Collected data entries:

▬▬▬

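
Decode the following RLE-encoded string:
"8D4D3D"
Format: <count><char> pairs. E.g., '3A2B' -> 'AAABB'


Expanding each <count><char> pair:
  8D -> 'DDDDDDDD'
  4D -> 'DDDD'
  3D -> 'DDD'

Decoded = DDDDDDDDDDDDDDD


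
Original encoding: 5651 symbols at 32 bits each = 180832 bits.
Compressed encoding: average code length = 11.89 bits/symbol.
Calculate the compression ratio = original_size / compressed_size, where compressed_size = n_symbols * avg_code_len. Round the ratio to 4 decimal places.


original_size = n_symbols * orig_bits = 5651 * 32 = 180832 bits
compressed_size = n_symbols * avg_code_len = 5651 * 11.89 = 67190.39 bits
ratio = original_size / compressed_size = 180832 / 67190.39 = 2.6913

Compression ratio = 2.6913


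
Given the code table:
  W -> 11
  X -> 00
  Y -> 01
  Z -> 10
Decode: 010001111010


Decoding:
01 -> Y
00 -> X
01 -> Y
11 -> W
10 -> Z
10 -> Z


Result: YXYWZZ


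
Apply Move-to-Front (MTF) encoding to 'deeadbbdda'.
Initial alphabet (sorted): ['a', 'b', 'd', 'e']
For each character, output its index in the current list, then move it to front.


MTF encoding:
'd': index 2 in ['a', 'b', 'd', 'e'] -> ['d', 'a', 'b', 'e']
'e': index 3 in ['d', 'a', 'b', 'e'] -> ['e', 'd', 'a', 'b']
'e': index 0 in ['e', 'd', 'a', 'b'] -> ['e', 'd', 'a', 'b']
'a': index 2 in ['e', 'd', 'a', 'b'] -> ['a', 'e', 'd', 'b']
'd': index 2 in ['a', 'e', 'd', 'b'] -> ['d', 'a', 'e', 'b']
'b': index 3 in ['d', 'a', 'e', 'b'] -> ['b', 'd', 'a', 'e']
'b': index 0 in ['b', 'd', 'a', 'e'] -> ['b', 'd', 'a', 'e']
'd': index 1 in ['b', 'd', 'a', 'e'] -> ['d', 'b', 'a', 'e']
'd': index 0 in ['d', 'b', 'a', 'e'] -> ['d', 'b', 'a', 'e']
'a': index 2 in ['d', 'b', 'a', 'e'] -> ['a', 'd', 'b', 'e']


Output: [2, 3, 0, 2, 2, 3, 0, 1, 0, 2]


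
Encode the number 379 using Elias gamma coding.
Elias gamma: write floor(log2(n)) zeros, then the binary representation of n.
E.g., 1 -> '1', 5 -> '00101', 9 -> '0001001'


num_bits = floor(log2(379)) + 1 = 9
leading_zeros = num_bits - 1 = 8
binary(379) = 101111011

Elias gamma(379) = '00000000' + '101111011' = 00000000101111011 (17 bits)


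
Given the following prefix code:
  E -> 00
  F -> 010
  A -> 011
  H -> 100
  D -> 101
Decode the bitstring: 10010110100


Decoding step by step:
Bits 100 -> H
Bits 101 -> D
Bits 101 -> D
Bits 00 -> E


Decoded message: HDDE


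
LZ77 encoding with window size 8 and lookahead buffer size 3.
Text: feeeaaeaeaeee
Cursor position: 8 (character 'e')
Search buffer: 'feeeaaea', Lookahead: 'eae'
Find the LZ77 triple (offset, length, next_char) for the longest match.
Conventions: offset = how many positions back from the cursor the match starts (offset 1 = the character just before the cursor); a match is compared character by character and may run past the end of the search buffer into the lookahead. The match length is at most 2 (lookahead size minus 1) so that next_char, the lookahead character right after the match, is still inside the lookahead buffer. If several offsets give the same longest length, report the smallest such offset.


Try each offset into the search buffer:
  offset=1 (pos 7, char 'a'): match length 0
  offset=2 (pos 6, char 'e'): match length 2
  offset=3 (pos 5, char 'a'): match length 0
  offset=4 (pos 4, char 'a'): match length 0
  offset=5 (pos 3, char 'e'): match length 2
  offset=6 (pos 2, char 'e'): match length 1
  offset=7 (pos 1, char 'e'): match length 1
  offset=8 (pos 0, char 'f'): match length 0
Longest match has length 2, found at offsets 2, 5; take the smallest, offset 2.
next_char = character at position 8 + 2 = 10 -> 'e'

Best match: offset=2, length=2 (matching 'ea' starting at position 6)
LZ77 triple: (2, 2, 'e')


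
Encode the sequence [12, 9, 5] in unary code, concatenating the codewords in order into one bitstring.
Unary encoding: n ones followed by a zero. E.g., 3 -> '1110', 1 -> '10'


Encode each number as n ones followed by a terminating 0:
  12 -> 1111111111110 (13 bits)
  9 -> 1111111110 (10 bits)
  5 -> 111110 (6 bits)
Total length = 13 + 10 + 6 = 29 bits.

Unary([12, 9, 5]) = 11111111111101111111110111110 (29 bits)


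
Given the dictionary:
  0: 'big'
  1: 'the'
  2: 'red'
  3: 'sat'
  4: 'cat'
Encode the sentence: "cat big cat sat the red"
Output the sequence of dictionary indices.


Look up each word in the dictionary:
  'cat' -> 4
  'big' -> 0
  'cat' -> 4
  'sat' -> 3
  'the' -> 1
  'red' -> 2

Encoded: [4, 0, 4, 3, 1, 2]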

▬▬▬

- _About this task_:
For this task, write out exactly the lines of the entries above, starting at the line with "For each character, output" and ending at the line with "Find the LZ77", both included, and no others.

- _Task response_:
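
For each character, output its index in the current list, then move it to front.


MTF encoding:
'd': index 2 in ['a', 'b', 'd', 'e'] -> ['d', 'a', 'b', 'e']
'e': index 3 in ['d', 'a', 'b', 'e'] -> ['e', 'd', 'a', 'b']
'e': index 0 in ['e', 'd', 'a', 'b'] -> ['e', 'd', 'a', 'b']
'a': index 2 in ['e', 'd', 'a', 'b'] -> ['a', 'e', 'd', 'b']
'd': index 2 in ['a', 'e', 'd', 'b'] -> ['d', 'a', 'e', 'b']
'b': index 3 in ['d', 'a', 'e', 'b'] -> ['b', 'd', 'a', 'e']
'b': index 0 in ['b', 'd', 'a', 'e'] -> ['b', 'd', 'a', 'e']
'd': index 1 in ['b', 'd', 'a', 'e'] -> ['d', 'b', 'a', 'e']
'd': index 0 in ['d', 'b', 'a', 'e'] -> ['d', 'b', 'a', 'e']
'a': index 2 in ['d', 'b', 'a', 'e'] -> ['a', 'd', 'b', 'e']


Output: [2, 3, 0, 2, 2, 3, 0, 1, 0, 2]


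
Encode the number 379 using Elias gamma coding.
Elias gamma: write floor(log2(n)) zeros, then the binary representation of n.
E.g., 1 -> '1', 5 -> '00101', 9 -> '0001001'


num_bits = floor(log2(379)) + 1 = 9
leading_zeros = num_bits - 1 = 8
binary(379) = 101111011

Elias gamma(379) = '00000000' + '101111011' = 00000000101111011 (17 bits)


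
Given the following prefix code:
  E -> 00
  F -> 010
  A -> 011
  H -> 100
  D -> 101
Decode the bitstring: 10010110100


Decoding step by step:
Bits 100 -> H
Bits 101 -> D
Bits 101 -> D
Bits 00 -> E


Decoded message: HDDE


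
LZ77 encoding with window size 8 and lookahead buffer size 3.
Text: feeeaaeaeaeee
Cursor position: 8 (character 'e')
Search buffer: 'feeeaaea', Lookahead: 'eae'
Find the LZ77 triple (offset, length, next_char) for the longest match.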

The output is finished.